Saved data entries
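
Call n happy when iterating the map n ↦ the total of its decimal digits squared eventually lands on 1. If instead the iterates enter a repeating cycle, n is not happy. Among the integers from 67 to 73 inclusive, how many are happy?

2

67: 67 → 85 → 89 → 145 → 42 → 20 → 4 → 16 → 37 → 58 → 89  (repeats 89)
68: 68 → 100 → 1  (reaches 1)
69: 69 → 117 → 51 → 26 → 40 → 16 → 37 → 58 → 89 → 145 → 42 → 20 → 4 → 16  (repeats 16)
70: 70 → 49 → 97 → 130 → 10 → 1  (reaches 1)
71: 71 → 50 → 25 → 29 → 85 → 89 → 145 → 42 → 20 → 4 → 16 → 37 → 58 → 89  (repeats 89)
72: 72 → 53 → 34 → 25 → 29 → 85 → 89 → 145 → 42 → 20 → 4 → 16 → 37 → 58 → 89  (repeats 89)
73: 73 → 58 → 89 → 145 → 42 → 20 → 4 → 16 → 37 → 58  (repeats 58)
happy: 68, 70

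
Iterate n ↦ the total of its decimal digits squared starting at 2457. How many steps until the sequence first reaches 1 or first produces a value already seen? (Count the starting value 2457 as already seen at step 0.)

5

2457 → 2² + 4² + 5² + 7² = 94
94 → 9² + 4² = 97
97 → 9² + 7² = 130
130 → 1² + 3² + 0² = 10
10 → 1² + 0² = 1  — reached 1.
That took 5 steps.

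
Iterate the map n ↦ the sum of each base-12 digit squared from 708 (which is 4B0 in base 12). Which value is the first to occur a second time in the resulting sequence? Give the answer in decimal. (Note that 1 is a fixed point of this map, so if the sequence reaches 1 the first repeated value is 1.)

708 = (4,11,0)_12 → 4² + 11² + 0² = 16 + 121 + 0 = 137
137 = (11,5)_12 → 11² + 5² = 121 + 25 = 146
146 = (1,0,2)_12 → 1² + 0² + 2² = 1 + 0 + 4 = 5
5 = (5)_12 → 5² = 25
25 = (2,1)_12 → 2² + 1² = 4 + 1 = 5  — 5 already appeared earlier.

5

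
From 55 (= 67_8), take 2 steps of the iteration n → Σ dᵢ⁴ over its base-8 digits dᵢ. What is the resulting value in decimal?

55 = (6,7)_8 → 6⁴ + 7⁴ = 3697
3697 = (7,1,6,1)_8 → 7⁴ + 1⁴ + 6⁴ + 1⁴ = 3699

3699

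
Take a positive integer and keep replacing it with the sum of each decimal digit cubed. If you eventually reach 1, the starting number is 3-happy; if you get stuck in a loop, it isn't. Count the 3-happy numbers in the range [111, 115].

111: 111 → 3 → 27 → 351 → 153 → 153  (repeats 153)
112: 112 → 10 → 1  (reaches 1)
113: 113 → 29 → 737 → 713 → 371 → 371  (repeats 371)
114: 114 → 66 → 432 → 99 → 1458 → 702 → 351 → 153 → 153  (repeats 153)
115: 115 → 127 → 352 → 160 → 217 → 352  (repeats 352)
3-happy: 112

1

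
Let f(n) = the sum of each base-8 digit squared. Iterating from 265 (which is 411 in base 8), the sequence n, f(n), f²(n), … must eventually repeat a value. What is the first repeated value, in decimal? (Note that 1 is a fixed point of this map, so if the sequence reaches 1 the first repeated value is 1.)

265 = (4,1,1)_8 → 4² + 1² + 1² = 16 + 1 + 1 = 18
18 = (2,2)_8 → 2² + 2² = 4 + 4 = 8
8 = (1,0)_8 → 1² + 0² = 1 + 0 = 1  — reached the fixed point 1.
1 → 1, so 1 is the first repeated value.

1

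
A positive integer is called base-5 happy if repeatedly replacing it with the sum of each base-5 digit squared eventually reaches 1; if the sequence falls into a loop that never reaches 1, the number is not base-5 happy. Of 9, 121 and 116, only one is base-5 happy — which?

9: 9 → 17 → 13 → 13  — repeats 13 (not base-5 happy)
121: 121 → 33 → 11 → 5 → 1  — reaches 1 (base-5 happy)
116: 116 → 26 → 2 → 4 → 16 → 10 → 4  — repeats 4 (not base-5 happy)

121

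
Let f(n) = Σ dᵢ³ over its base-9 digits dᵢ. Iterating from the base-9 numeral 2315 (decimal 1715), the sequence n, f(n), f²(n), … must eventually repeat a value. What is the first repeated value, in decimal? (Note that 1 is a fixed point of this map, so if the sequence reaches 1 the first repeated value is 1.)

1715 = (2,3,1,5)_9 → 2³ + 3³ + 1³ + 5³ = 161
161 = (1,8,8)_9 → 1³ + 8³ + 8³ = 1025
1025 = (1,3,5,8)_9 → 1³ + 3³ + 5³ + 8³ = 665
665 = (8,1,8)_9 → 8³ + 1³ + 8³ = 1025  — 1025 already appeared earlier.

1025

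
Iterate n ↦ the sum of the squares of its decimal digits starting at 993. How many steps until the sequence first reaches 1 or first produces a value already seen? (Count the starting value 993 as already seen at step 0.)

13

993 → 9² + 9² + 3² = 81 + 81 + 9 = 171
171 → 1² + 7² + 1² = 1 + 49 + 1 = 51
51 → 5² + 1² = 25 + 1 = 26
26 → 2² + 6² = 4 + 36 = 40
40 → 4² + 0² = 16 + 0 = 16
16 → 1² + 6² = 1 + 36 = 37
37 → 3² + 7² = 9 + 49 = 58
58 → 5² + 8² = 25 + 64 = 89
89 → 8² + 9² = 64 + 81 = 145
145 → 1² + 4² + 5² = 1 + 16 + 25 = 42
42 → 4² + 2² = 16 + 4 = 20
20 → 2² + 0² = 4 + 0 = 4
4 → 4² = 16  — 16 repeats.
That took 13 steps.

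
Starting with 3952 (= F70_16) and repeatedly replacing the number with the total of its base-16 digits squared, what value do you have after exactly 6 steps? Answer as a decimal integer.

3952 = (15,7,0)_16 → 15² + 7² + 0² = 225 + 49 + 0 = 274
274 = (1,1,2)_16 → 1² + 1² + 2² = 1 + 1 + 4 = 6
6 = (6)_16 → 6² = 36
36 = (2,4)_16 → 2² + 4² = 4 + 16 = 20
20 = (1,4)_16 → 1² + 4² = 1 + 16 = 17
17 = (1,1)_16 → 1² + 1² = 1 + 1 = 2

2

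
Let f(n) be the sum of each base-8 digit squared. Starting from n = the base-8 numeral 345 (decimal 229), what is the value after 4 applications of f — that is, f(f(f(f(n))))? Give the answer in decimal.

229 = (3,4,5)_8 → 50
50 = (6,2)_8 → 40
40 = (5,0)_8 → 25
25 = (3,1)_8 → 10

10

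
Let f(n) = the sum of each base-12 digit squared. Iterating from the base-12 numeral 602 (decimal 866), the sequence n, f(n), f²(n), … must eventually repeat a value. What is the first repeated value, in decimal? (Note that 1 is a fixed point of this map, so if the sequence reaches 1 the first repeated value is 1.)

25

866 = (6,0,2)_12 → 6² + 0² + 2² = 40
40 = (3,4)_12 → 3² + 4² = 25
25 = (2,1)_12 → 2² + 1² = 5
5 = (5)_12 → 5² = 25  — 25 already appeared earlier.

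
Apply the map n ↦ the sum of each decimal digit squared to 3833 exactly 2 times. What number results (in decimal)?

3833 → 3² + 8² + 3² + 3² = 9 + 64 + 9 + 9 = 91
91 → 9² + 1² = 81 + 1 = 82

82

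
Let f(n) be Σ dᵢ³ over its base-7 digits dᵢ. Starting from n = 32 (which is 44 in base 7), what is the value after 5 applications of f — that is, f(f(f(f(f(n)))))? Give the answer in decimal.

32 = (4,4)_7 → 4³ + 4³ = 64 + 64 = 128
128 = (2,4,2)_7 → 2³ + 4³ + 2³ = 8 + 64 + 8 = 80
80 = (1,4,3)_7 → 1³ + 4³ + 3³ = 1 + 64 + 27 = 92
92 = (1,6,1)_7 → 1³ + 6³ + 1³ = 1 + 216 + 1 = 218
218 = (4,3,1)_7 → 4³ + 3³ + 1³ = 64 + 27 + 1 = 92

92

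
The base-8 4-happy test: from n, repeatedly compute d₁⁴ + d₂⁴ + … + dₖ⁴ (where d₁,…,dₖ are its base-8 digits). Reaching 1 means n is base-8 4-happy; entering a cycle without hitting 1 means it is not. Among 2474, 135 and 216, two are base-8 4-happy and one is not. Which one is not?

2474: 2474 → 2193 → 289 → 513 → 2 → 16 → 16  — repeats 16 (not base-8 4-happy)
135: 135 → 2417 → 2178 → 288 → 512 → 1  — reaches 1 (base-8 4-happy)
216: 216 → 162 → 288 → 512 → 1  — reaches 1 (base-8 4-happy)

2474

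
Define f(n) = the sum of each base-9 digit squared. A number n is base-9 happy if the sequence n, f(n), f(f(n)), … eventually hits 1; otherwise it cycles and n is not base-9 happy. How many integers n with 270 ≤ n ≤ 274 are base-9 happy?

270: 270 → 18 → 4 → 16 → 50 → 50  — not base-9 happy
271: 271 → 19 → 5 → 25 → 53 → 89 → 65 → 53  — not base-9 happy
272: 272 → 22 → 20 → 8 → 64 → 50 → 50  — not base-9 happy
273: 273 → 27 → 9 → 1  — base-9 happy
274: 274 → 34 → 58 → 52 → 74 → 68 → 74  — not base-9 happy
base-9 happy: 273

1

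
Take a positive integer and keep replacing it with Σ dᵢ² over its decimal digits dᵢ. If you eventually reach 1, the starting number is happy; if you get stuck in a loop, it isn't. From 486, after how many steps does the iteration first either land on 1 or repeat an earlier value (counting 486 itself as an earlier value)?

486 → 4² + 8² + 6² = 116
116 → 1² + 1² + 6² = 38
38 → 3² + 8² = 73
73 → 7² + 3² = 58
58 → 5² + 8² = 89
89 → 8² + 9² = 145
145 → 1² + 4² + 5² = 42
42 → 4² + 2² = 20
20 → 2² + 0² = 4
4 → 4² = 16
16 → 1² + 6² = 37
37 → 3² + 7² = 58  — 58 repeats.
That took 12 steps.

12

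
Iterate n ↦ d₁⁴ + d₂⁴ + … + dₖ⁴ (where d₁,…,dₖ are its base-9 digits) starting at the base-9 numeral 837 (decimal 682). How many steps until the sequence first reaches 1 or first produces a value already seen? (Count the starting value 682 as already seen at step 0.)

682 = (8,3,7)_9 → 8⁴ + 3⁴ + 7⁴ = 4096 + 81 + 2401 = 6578
6578 = (1,0,0,1,8)_9 → 1⁴ + 0⁴ + 0⁴ + 1⁴ + 8⁴ = 1 + 0 + 0 + 1 + 4096 = 4098
4098 = (5,5,5,3)_9 → 5⁴ + 5⁴ + 5⁴ + 3⁴ = 625 + 625 + 625 + 81 = 1956
1956 = (2,6,1,3)_9 → 2⁴ + 6⁴ + 1⁴ + 3⁴ = 16 + 1296 + 1 + 81 = 1394
1394 = (1,8,1,8)_9 → 1⁴ + 8⁴ + 1⁴ + 8⁴ = 1 + 4096 + 1 + 4096 = 8194
8194 = (1,2,2,1,4)_9 → 1⁴ + 2⁴ + 2⁴ + 1⁴ + 4⁴ = 1 + 16 + 16 + 1 + 256 = 290
290 = (3,5,2)_9 → 3⁴ + 5⁴ + 2⁴ = 81 + 625 + 16 = 722
722 = (8,8,2)_9 → 8⁴ + 8⁴ + 2⁴ = 4096 + 4096 + 16 = 8208
8208 = (1,2,2,3,0)_9 → 1⁴ + 2⁴ + 2⁴ + 3⁴ + 0⁴ = 1 + 16 + 16 + 81 + 0 = 114
114 = (1,3,6)_9 → 1⁴ + 3⁴ + 6⁴ = 1 + 81 + 1296 = 1378
1378 = (1,8,0,1)_9 → 1⁴ + 8⁴ + 0⁴ + 1⁴ = 1 + 4096 + 0 + 1 = 4098  — 4098 repeats.
That took 11 steps.

11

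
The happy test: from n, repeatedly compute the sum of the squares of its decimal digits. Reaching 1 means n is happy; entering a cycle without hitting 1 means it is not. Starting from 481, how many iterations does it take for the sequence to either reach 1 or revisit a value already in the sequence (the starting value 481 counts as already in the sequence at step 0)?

481 → 4² + 8² + 1² = 16 + 64 + 1 = 81
81 → 8² + 1² = 64 + 1 = 65
65 → 6² + 5² = 36 + 25 = 61
61 → 6² + 1² = 36 + 1 = 37
37 → 3² + 7² = 9 + 49 = 58
58 → 5² + 8² = 25 + 64 = 89
89 → 8² + 9² = 64 + 81 = 145
145 → 1² + 4² + 5² = 1 + 16 + 25 = 42
42 → 4² + 2² = 16 + 4 = 20
20 → 2² + 0² = 4 + 0 = 4
4 → 4² = 16
16 → 1² + 6² = 1 + 36 = 37  — 37 repeats.
That took 12 steps.

12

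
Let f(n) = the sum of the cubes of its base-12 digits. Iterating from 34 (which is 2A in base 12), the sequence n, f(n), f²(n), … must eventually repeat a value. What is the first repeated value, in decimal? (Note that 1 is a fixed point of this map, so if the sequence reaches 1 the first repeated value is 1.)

1008

34 = (2,10)_12 → 2³ + 10³ = 1008
1008 = (7,0,0)_12 → 7³ + 0³ + 0³ = 343
343 = (2,4,7)_12 → 2³ + 4³ + 7³ = 415
415 = (2,10,7)_12 → 2³ + 10³ + 7³ = 1351
1351 = (9,4,7)_12 → 9³ + 4³ + 7³ = 1136
1136 = (7,10,8)_12 → 7³ + 10³ + 8³ = 1855
1855 = (1,0,10,7)_12 → 1³ + 0³ + 10³ + 7³ = 1344
1344 = (9,4,0)_12 → 9³ + 4³ + 0³ = 793
793 = (5,6,1)_12 → 5³ + 6³ + 1³ = 342
342 = (2,4,6)_12 → 2³ + 4³ + 6³ = 288
288 = (2,0,0)_12 → 2³ + 0³ + 0³ = 8
8 = (8)_12 → 8³ = 512
512 = (3,6,8)_12 → 3³ + 6³ + 8³ = 755
755 = (5,2,11)_12 → 5³ + 2³ + 11³ = 1464
1464 = (10,2,0)_12 → 10³ + 2³ + 0³ = 1008  — 1008 already appeared earlier.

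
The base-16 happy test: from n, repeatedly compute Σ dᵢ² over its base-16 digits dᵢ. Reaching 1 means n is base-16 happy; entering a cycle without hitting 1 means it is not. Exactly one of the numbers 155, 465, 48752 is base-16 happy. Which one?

48752

155: 155 → 202 → 244 → 241 → 226 → 200 → 208 → 169 → 181 → 146 → 85 → 50 → 13 → 169  — repeats 169 (not base-16 happy)
465: 465 → 171 → 221 → 338 → 30 → 197 → 169 → 181 → 146 → 85 → 50 → 13 → 169  — repeats 169 (not base-16 happy)
48752: 48752 → 366 → 233 → 277 → 27 → 122 → 149 → 106 → 136 → 128 → 64 → 16 → 1  — reaches 1 (base-16 happy)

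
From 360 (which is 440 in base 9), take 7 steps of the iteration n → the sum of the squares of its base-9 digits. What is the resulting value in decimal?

360 = (4,4,0)_9 → 4² + 4² + 0² = 32
32 = (3,5)_9 → 3² + 5² = 34
34 = (3,7)_9 → 3² + 7² = 58
58 = (6,4)_9 → 6² + 4² = 52
52 = (5,7)_9 → 5² + 7² = 74
74 = (8,2)_9 → 8² + 2² = 68
68 = (7,5)_9 → 7² + 5² = 74

74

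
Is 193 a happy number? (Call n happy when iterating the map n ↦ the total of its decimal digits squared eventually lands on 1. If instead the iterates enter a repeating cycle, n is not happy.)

happy

193 → 1² + 9² + 3² = 1 + 81 + 9 = 91
91 → 9² + 1² = 81 + 1 = 82
82 → 8² + 2² = 64 + 4 = 68
68 → 6² + 8² = 36 + 64 = 100
100 → 1² + 0² + 0² = 1 + 0 + 0 = 1  — reached 1.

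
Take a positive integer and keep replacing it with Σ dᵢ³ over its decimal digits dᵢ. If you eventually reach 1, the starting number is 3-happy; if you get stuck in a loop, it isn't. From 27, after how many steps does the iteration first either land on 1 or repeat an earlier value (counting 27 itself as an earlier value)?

3

27 → 2³ + 7³ = 351
351 → 3³ + 5³ + 1³ = 153
153 → 1³ + 5³ + 3³ = 153  — 153 repeats.
That took 3 steps.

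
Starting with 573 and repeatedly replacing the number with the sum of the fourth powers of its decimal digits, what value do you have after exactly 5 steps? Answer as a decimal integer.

573 → 3107
3107 → 2483
2483 → 4449
4449 → 7329
7329 → 9059

9059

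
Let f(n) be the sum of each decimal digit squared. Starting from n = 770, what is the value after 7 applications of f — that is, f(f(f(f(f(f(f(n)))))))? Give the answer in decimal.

37

770 → 7² + 7² + 0² = 49 + 49 + 0 = 98
98 → 9² + 8² = 81 + 64 = 145
145 → 1² + 4² + 5² = 1 + 16 + 25 = 42
42 → 4² + 2² = 16 + 4 = 20
20 → 2² + 0² = 4 + 0 = 4
4 → 4² = 16
16 → 1² + 6² = 1 + 36 = 37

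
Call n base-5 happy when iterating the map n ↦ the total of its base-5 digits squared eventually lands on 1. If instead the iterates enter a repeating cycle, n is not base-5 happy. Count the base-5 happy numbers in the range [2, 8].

2: 2 → 4 → 16 → 10 → 4  (repeats 4)
3: 3 → 9 → 17 → 13 → 13  (repeats 13)
4: 4 → 16 → 10 → 4  (repeats 4)
5: 5 → 1  (reaches 1)
6: 6 → 2 → 4 → 16 → 10 → 4  (repeats 4)
7: 7 → 5 → 1  (reaches 1)
8: 8 → 10 → 4 → 16 → 10  (repeats 10)
base-5 happy: 5, 7

2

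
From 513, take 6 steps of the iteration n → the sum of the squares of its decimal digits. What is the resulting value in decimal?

513 → 35
35 → 34
34 → 25
25 → 29
29 → 85
85 → 89

89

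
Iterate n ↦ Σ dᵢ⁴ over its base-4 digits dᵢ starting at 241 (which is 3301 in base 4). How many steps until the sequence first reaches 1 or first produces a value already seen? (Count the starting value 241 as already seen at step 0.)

4

241 = (3,3,0,1)_4 → 163
163 = (2,2,0,3)_4 → 113
113 = (1,3,0,1)_4 → 83
83 = (1,1,0,3)_4 → 83  — 83 repeats.
That took 4 steps.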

> _Exercise directions_: Beginning at the line that holds "Iterate n ↦ Σ", copy every line through the end of the entries exactly as given, and only those lines.

> _Written solution_:
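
Iterate n ↦ Σ dᵢ⁴ over its base-4 digits dᵢ starting at 241 (which is 3301 in base 4). How many steps until the sequence first reaches 1 or first produces a value already seen? (Count the starting value 241 as already seen at step 0.)

4

241 = (3,3,0,1)_4 → 163
163 = (2,2,0,3)_4 → 113
113 = (1,3,0,1)_4 → 83
83 = (1,1,0,3)_4 → 83  — 83 repeats.
That took 4 steps.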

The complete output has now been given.